Nothing is to be left out: repeat every entry exactly as given.

[Stored data]
=-=-=-=-=

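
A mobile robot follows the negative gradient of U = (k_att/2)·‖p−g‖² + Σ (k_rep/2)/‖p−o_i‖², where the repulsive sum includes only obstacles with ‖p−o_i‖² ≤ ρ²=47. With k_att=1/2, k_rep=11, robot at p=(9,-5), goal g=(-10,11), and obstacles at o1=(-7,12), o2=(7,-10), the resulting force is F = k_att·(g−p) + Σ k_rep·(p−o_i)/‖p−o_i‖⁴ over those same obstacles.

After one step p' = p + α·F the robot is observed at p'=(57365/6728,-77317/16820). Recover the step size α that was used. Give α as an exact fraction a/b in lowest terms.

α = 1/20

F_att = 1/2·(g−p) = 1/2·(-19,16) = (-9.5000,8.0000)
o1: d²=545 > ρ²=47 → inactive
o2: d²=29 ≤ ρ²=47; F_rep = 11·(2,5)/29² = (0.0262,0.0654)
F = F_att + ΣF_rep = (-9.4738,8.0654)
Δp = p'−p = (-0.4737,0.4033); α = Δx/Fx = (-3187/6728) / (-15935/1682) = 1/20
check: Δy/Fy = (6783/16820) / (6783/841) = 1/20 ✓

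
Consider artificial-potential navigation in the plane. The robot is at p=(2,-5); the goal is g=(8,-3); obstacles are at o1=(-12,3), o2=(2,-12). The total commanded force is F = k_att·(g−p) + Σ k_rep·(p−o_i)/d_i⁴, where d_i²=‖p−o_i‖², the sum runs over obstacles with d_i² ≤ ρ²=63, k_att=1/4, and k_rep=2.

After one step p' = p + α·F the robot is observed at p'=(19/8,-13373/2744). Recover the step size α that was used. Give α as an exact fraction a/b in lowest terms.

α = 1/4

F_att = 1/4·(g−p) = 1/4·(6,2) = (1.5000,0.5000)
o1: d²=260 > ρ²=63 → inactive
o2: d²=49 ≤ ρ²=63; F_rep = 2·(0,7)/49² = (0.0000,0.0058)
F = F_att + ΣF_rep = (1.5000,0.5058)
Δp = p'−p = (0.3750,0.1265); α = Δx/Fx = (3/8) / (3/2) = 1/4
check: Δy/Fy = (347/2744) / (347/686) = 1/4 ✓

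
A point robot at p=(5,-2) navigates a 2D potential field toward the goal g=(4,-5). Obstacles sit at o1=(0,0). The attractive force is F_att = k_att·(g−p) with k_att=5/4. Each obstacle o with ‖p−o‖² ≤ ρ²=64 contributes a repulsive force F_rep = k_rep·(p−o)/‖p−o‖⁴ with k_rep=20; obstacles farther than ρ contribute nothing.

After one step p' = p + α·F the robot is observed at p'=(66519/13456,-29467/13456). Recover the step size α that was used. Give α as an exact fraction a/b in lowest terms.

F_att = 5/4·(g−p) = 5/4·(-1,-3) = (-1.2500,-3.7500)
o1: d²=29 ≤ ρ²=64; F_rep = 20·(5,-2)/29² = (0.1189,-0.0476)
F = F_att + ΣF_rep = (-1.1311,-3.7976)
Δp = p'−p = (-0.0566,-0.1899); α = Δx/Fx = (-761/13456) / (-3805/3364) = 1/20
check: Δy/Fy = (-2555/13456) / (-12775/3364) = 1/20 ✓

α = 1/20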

=-=-=-=-=

• [The answer]
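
A mobile robot follows the negative gradient of U = (k_att/2)·‖p−g‖² + Σ (k_rep/2)/‖p−o_i‖², where the repulsive sum includes only obstacles with ‖p−o_i‖² ≤ ρ²=47. With k_att=1/2, k_rep=11, robot at p=(9,-5), goal g=(-10,11), and obstacles at o1=(-7,12), o2=(7,-10), the resulting force is F = k_att·(g−p) + Σ k_rep·(p−o_i)/‖p−o_i‖⁴ over those same obstacles.

After one step p' = p + α·F the robot is observed at p'=(57365/6728,-77317/16820). Recover the step size α that was used. Give α as an exact fraction a/b in lowest terms.

α = 1/20

F_att = 1/2·(g−p) = 1/2·(-19,16) = (-9.5000,8.0000)
o1: d²=545 > ρ²=47 → inactive
o2: d²=29 ≤ ρ²=47; F_rep = 11·(2,5)/29² = (0.0262,0.0654)
F = F_att + ΣF_rep = (-9.4738,8.0654)
Δp = p'−p = (-0.4737,0.4033); α = Δx/Fx = (-3187/6728) / (-15935/1682) = 1/20
check: Δy/Fy = (6783/16820) / (6783/841) = 1/20 ✓

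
Consider artificial-potential navigation in the plane. The robot is at p=(2,-5); the goal is g=(8,-3); obstacles are at o1=(-12,3), o2=(2,-12). The total commanded force is F = k_att·(g−p) + Σ k_rep·(p−o_i)/d_i⁴, where d_i²=‖p−o_i‖², the sum runs over obstacles with d_i² ≤ ρ²=63, k_att=1/4, and k_rep=2.

After one step p' = p + α·F the robot is observed at p'=(19/8,-13373/2744). Recover the step size α that was used. Give α as an exact fraction a/b in lowest terms.

α = 1/4

F_att = 1/4·(g−p) = 1/4·(6,2) = (1.5000,0.5000)
o1: d²=260 > ρ²=63 → inactive
o2: d²=49 ≤ ρ²=63; F_rep = 2·(0,7)/49² = (0.0000,0.0058)
F = F_att + ΣF_rep = (1.5000,0.5058)
Δp = p'−p = (0.3750,0.1265); α = Δx/Fx = (3/8) / (3/2) = 1/4
check: Δy/Fy = (347/2744) / (347/686) = 1/4 ✓

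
A point robot at p=(5,-2) navigates a 2D potential field toward the goal g=(4,-5). Obstacles sit at o1=(0,0). The attractive force is F_att = k_att·(g−p) with k_att=5/4. Each obstacle o with ‖p−o‖² ≤ ρ²=64 contributes a repulsive force F_rep = k_rep·(p−o)/‖p−o‖⁴ with k_rep=20; obstacles farther than ρ contribute nothing.

After one step p' = p + α·F the robot is observed at p'=(66519/13456,-29467/13456). Recover the step size α that was used. Give α as an exact fraction a/b in lowest terms.

F_att = 5/4·(g−p) = 5/4·(-1,-3) = (-1.2500,-3.7500)
o1: d²=29 ≤ ρ²=64; F_rep = 20·(5,-2)/29² = (0.1189,-0.0476)
F = F_att + ΣF_rep = (-1.1311,-3.7976)
Δp = p'−p = (-0.0566,-0.1899); α = Δx/Fx = (-761/13456) / (-3805/3364) = 1/20
check: Δy/Fy = (-2555/13456) / (-12775/3364) = 1/20 ✓

α = 1/20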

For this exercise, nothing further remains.